Top of The data

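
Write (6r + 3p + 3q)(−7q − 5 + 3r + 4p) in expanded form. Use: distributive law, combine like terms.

(6r + 3p + 3q)(−7q − 5 + 3r + 4p)
= −42qr − 30r + 18r^2 + 24pr − 21pq − 15p + 9pr + 12p^2 − 21q^2 − 15q + 9qr + 12pq    [distributive law]
= −33qr − 30r + 18r^2 + 33pr − 9pq − 15p + 12p^2 − 21q^2 − 15q    [combine like terms]

−33qr − 30r + 18r^2 + 33pr − 9pq − 15p + 12p^2 − 21q^2 − 15q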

Bottom of The data

▸ **Prompt**
What is needed is an exact, complete copy of the entries above.

▸ **Answer below**
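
Write (6r + 3p + 3q)(−7q − 5 + 3r + 4p) in expanded form. Use: distributive law, combine like terms.

(6r + 3p + 3q)(−7q − 5 + 3r + 4p)
= −42qr − 30r + 18r^2 + 24pr − 21pq − 15p + 9pr + 12p^2 − 21q^2 − 15q + 9qr + 12pq    [distributive law]
= −33qr − 30r + 18r^2 + 33pr − 9pq − 15p + 12p^2 − 21q^2 − 15q    [combine like terms]

−33qr − 30r + 18r^2 + 33pr − 9pq − 15p + 12p^2 − 21q^2 − 15q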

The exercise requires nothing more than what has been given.